-- Dataset follows --

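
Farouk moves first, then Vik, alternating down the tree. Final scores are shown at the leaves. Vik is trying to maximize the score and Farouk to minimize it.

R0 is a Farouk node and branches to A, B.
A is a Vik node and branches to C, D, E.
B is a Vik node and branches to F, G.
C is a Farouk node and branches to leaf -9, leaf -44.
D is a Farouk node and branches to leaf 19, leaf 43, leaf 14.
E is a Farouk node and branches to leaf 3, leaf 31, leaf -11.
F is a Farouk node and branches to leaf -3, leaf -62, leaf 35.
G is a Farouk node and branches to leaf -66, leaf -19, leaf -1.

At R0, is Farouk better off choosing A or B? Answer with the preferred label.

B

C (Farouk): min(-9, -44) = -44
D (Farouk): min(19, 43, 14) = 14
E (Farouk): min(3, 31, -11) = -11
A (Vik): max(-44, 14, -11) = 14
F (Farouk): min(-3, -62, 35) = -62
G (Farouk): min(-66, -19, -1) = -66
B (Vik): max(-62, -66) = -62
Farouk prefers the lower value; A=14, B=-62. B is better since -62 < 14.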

-- Dataset concluded --
-- Dataset follows --

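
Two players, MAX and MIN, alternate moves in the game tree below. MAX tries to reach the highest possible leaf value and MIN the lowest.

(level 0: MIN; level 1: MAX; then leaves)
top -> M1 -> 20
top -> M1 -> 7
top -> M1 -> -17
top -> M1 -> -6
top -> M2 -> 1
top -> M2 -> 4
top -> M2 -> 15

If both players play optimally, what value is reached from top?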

-- Dataset concluded --

▶ _How to complete this task_:
From the records above, repeat exactly the lines from the one with "C is a Farouk" through the one with "G is a Farouk", both included.

▶ _Completed exercise_:
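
C is a Farouk node and branches to leaf -9, leaf -44.
D is a Farouk node and branches to leaf 19, leaf 43, leaf 14.
E is a Farouk node and branches to leaf 3, leaf 31, leaf -11.
F is a Farouk node and branches to leaf -3, leaf -62, leaf 35.
G is a Farouk node and branches to leaf -66, leaf -19, leaf -1.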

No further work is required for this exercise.